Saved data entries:
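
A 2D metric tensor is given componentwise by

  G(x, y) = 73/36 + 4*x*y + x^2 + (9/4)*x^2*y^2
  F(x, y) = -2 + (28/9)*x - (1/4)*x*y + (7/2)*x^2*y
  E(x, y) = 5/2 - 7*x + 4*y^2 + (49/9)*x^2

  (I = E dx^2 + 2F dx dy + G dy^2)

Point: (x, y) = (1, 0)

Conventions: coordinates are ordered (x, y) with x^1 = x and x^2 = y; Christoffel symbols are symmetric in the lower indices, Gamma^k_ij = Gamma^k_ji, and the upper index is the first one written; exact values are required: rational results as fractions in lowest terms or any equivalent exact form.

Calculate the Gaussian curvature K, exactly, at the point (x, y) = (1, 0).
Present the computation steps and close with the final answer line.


E = 17/18, F = 10/9, G = 109/36, EG - F^2 = 13/8 at the point
E_x = 35/9, E_y = 0, F_x = 28/9, F_y = 13/4, G_x = 2, G_y = 4
E_yy = 8, F_xy = 27/4, G_xx = 2
Brioschi: K = (det M1 - det M2) / (EG - F^2)^2 with the standard first/second-derivative matrices M1, M2.
M1 = [[-E_yy/2 + F_xy - G_xx/2, E_x/2, F_x - E_y/2], [F_y - G_x/2, E, F], [G_y/2, F, G]] = [[7/4, 35/18, 28/9], [9/4, 17/18, 10/9], [2, 10/9, 109/36]]; det M1 = -301/72
M2 = [[0, E_y/2, G_x/2], [E_y/2, E, F], [G_x/2, F, G]] = [[0, 0, 1], [0, 17/18, 10/9], [1, 10/9, 109/36]]; det M2 = -17/18
det M1 - det M2 = -233/72; K = -233/72 / (13/8)^2 = -1864/1521

Answer: K = -1864/1521


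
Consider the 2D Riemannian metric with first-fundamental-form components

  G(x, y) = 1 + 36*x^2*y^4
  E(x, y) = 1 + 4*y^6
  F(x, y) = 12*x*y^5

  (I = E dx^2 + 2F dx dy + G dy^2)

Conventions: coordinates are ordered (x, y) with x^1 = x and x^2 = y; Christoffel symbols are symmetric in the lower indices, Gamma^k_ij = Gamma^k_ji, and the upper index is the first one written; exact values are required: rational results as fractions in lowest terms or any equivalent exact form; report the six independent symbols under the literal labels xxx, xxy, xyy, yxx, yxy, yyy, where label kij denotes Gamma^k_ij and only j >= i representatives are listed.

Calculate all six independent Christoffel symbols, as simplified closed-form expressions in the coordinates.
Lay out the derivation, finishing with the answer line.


E = 1 + 4*y^6; F = 12*x*y^5; G = 1 + 36*x^2*y^4
Gamma^k_ij = (1/2) g^{kl} (d_i g_jl + d_j g_il - d_l g_ij), with g^inv = (1/(EG-F^2)) [[G, -F], [-F, E]]
first partials: E_x = 0, E_y = 24*y^5, F_x = 12*y^5, F_y = 60*x*y^4, G_x = 72*x*y^4, G_y = 144*x^2*y^3
D = EG - F^2 = 1 + 4*y^6 + 36*x^2*y^4
expanded: Gamma^x_xx = (G E_x - 2F F_x + F E_y)/(2D), Gamma^x_xy = (G E_y - F G_x)/(2D), Gamma^x_yy = (2G F_y - G G_x - F G_y)/(2D), Gamma^y_xx = (2E F_x - E E_y - F E_x)/(2D), Gamma^y_xy = (E G_x - F E_y)/(2D), Gamma^y_yy = (E G_y - 2F F_y + F G_x)/(2D); substitute and cancel common factors

Answer: Gamma_xxx = 0, Gamma_xxy = 12*y^5/(36*x^2*y^4 + 4*y^6 + 1), Gamma_xyy = 24*x*y^4/(36*x^2*y^4 + 4*y^6 + 1), Gamma_yxx = 0, Gamma_yxy = 36*x*y^4/(36*x^2*y^4 + 4*y^6 + 1), Gamma_yyy = 72*x^2*y^3/(36*x^2*y^4 + 4*y^6 + 1)


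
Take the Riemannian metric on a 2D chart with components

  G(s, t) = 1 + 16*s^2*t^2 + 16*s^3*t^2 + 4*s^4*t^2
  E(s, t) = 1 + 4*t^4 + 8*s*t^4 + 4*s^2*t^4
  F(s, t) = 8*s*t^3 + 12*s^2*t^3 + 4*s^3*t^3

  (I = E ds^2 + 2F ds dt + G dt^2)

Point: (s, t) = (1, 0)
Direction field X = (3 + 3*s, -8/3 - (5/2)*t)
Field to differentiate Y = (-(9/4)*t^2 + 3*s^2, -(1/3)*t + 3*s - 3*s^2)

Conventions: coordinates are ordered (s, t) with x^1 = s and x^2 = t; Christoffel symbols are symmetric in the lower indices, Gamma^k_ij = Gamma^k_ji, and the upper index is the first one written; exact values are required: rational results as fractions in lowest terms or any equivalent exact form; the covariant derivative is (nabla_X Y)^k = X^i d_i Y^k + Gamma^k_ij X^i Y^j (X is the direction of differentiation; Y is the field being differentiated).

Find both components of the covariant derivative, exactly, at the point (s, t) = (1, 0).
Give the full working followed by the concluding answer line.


E = 1, F = 0, G = 1 at the point
E_s = 0, E_t = 0, F_s = 0, F_t = 0, G_s = 0, G_t = 0
EG - F^2 = 1;  g^inv = (1) * [[1, 0], [0, 1]]
first-kind symbols [ij,l] = (1/2)(d_i g_jl + d_j g_il - d_l g_ij): [ss,s] = E_s/2 = 0, [ss,t] = F_s - E_t/2 = 0, [st,s] = E_t/2 = 0, [st,t] = G_s/2 = 0, [tt,s] = F_t - G_s/2 = 0, [tt,t] = G_t/2 = 0
Gamma^s_ij = (G*[ij,s] - F*[ij,t])/(EG - F^2), Gamma^t_ij = (E*[ij,t] - F*[ij,s])/(EG - F^2)
Gamma_sss = 0, Gamma_sst = 0, Gamma_stt = 0, Gamma_tss = 0, Gamma_tst = 0, Gamma_ttt = 0
X = (6, -8/3), Y = (3, 0) at the point

Answer: (nabla_X Y)^s = 36, (nabla_X Y)^t = -154/9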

WORK INSTRUCTIONS:
The task requires an exact copy of all the lines above.

ANSWER SPACE:
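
A 2D metric tensor is given componentwise by

  G(x, y) = 73/36 + 4*x*y + x^2 + (9/4)*x^2*y^2
  F(x, y) = -2 + (28/9)*x - (1/4)*x*y + (7/2)*x^2*y
  E(x, y) = 5/2 - 7*x + 4*y^2 + (49/9)*x^2

  (I = E dx^2 + 2F dx dy + G dy^2)

Point: (x, y) = (1, 0)

Conventions: coordinates are ordered (x, y) with x^1 = x and x^2 = y; Christoffel symbols are symmetric in the lower indices, Gamma^k_ij = Gamma^k_ji, and the upper index is the first one written; exact values are required: rational results as fractions in lowest terms or any equivalent exact form.

Calculate the Gaussian curvature K, exactly, at the point (x, y) = (1, 0).
Present the computation steps and close with the final answer line.


E = 17/18, F = 10/9, G = 109/36, EG - F^2 = 13/8 at the point
E_x = 35/9, E_y = 0, F_x = 28/9, F_y = 13/4, G_x = 2, G_y = 4
E_yy = 8, F_xy = 27/4, G_xx = 2
Brioschi: K = (det M1 - det M2) / (EG - F^2)^2 with the standard first/second-derivative matrices M1, M2.
M1 = [[-E_yy/2 + F_xy - G_xx/2, E_x/2, F_x - E_y/2], [F_y - G_x/2, E, F], [G_y/2, F, G]] = [[7/4, 35/18, 28/9], [9/4, 17/18, 10/9], [2, 10/9, 109/36]]; det M1 = -301/72
M2 = [[0, E_y/2, G_x/2], [E_y/2, E, F], [G_x/2, F, G]] = [[0, 0, 1], [0, 17/18, 10/9], [1, 10/9, 109/36]]; det M2 = -17/18
det M1 - det M2 = -233/72; K = -233/72 / (13/8)^2 = -1864/1521

Answer: K = -1864/1521


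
Consider the 2D Riemannian metric with first-fundamental-form components

  G(x, y) = 1 + 36*x^2*y^4
  E(x, y) = 1 + 4*y^6
  F(x, y) = 12*x*y^5

  (I = E dx^2 + 2F dx dy + G dy^2)

Conventions: coordinates are ordered (x, y) with x^1 = x and x^2 = y; Christoffel symbols are symmetric in the lower indices, Gamma^k_ij = Gamma^k_ji, and the upper index is the first one written; exact values are required: rational results as fractions in lowest terms or any equivalent exact form; report the six independent symbols under the literal labels xxx, xxy, xyy, yxx, yxy, yyy, where label kij denotes Gamma^k_ij and only j >= i representatives are listed.

Calculate all six independent Christoffel symbols, as simplified closed-form expressions in the coordinates.
Lay out the derivation, finishing with the answer line.


E = 1 + 4*y^6; F = 12*x*y^5; G = 1 + 36*x^2*y^4
Gamma^k_ij = (1/2) g^{kl} (d_i g_jl + d_j g_il - d_l g_ij), with g^inv = (1/(EG-F^2)) [[G, -F], [-F, E]]
first partials: E_x = 0, E_y = 24*y^5, F_x = 12*y^5, F_y = 60*x*y^4, G_x = 72*x*y^4, G_y = 144*x^2*y^3
D = EG - F^2 = 1 + 4*y^6 + 36*x^2*y^4
expanded: Gamma^x_xx = (G E_x - 2F F_x + F E_y)/(2D), Gamma^x_xy = (G E_y - F G_x)/(2D), Gamma^x_yy = (2G F_y - G G_x - F G_y)/(2D), Gamma^y_xx = (2E F_x - E E_y - F E_x)/(2D), Gamma^y_xy = (E G_x - F E_y)/(2D), Gamma^y_yy = (E G_y - 2F F_y + F G_x)/(2D); substitute and cancel common factors

Answer: Gamma_xxx = 0, Gamma_xxy = 12*y^5/(36*x^2*y^4 + 4*y^6 + 1), Gamma_xyy = 24*x*y^4/(36*x^2*y^4 + 4*y^6 + 1), Gamma_yxx = 0, Gamma_yxy = 36*x*y^4/(36*x^2*y^4 + 4*y^6 + 1), Gamma_yyy = 72*x^2*y^3/(36*x^2*y^4 + 4*y^6 + 1)


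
Take the Riemannian metric on a 2D chart with components

  G(s, t) = 1 + 16*s^2*t^2 + 16*s^3*t^2 + 4*s^4*t^2
  E(s, t) = 1 + 4*t^4 + 8*s*t^4 + 4*s^2*t^4
  F(s, t) = 8*s*t^3 + 12*s^2*t^3 + 4*s^3*t^3

  (I = E ds^2 + 2F ds dt + G dt^2)

Point: (s, t) = (1, 0)
Direction field X = (3 + 3*s, -8/3 - (5/2)*t)
Field to differentiate Y = (-(9/4)*t^2 + 3*s^2, -(1/3)*t + 3*s - 3*s^2)

Conventions: coordinates are ordered (s, t) with x^1 = s and x^2 = t; Christoffel symbols are symmetric in the lower indices, Gamma^k_ij = Gamma^k_ji, and the upper index is the first one written; exact values are required: rational results as fractions in lowest terms or any equivalent exact form; the covariant derivative is (nabla_X Y)^k = X^i d_i Y^k + Gamma^k_ij X^i Y^j (X is the direction of differentiation; Y is the field being differentiated).

Find both components of the covariant derivative, exactly, at the point (s, t) = (1, 0).
Give the full working followed by the concluding answer line.


E = 1, F = 0, G = 1 at the point
E_s = 0, E_t = 0, F_s = 0, F_t = 0, G_s = 0, G_t = 0
EG - F^2 = 1;  g^inv = (1) * [[1, 0], [0, 1]]
first-kind symbols [ij,l] = (1/2)(d_i g_jl + d_j g_il - d_l g_ij): [ss,s] = E_s/2 = 0, [ss,t] = F_s - E_t/2 = 0, [st,s] = E_t/2 = 0, [st,t] = G_s/2 = 0, [tt,s] = F_t - G_s/2 = 0, [tt,t] = G_t/2 = 0
Gamma^s_ij = (G*[ij,s] - F*[ij,t])/(EG - F^2), Gamma^t_ij = (E*[ij,t] - F*[ij,s])/(EG - F^2)
Gamma_sss = 0, Gamma_sst = 0, Gamma_stt = 0, Gamma_tss = 0, Gamma_tst = 0, Gamma_ttt = 0
X = (6, -8/3), Y = (3, 0) at the point

Answer: (nabla_X Y)^s = 36, (nabla_X Y)^t = -154/9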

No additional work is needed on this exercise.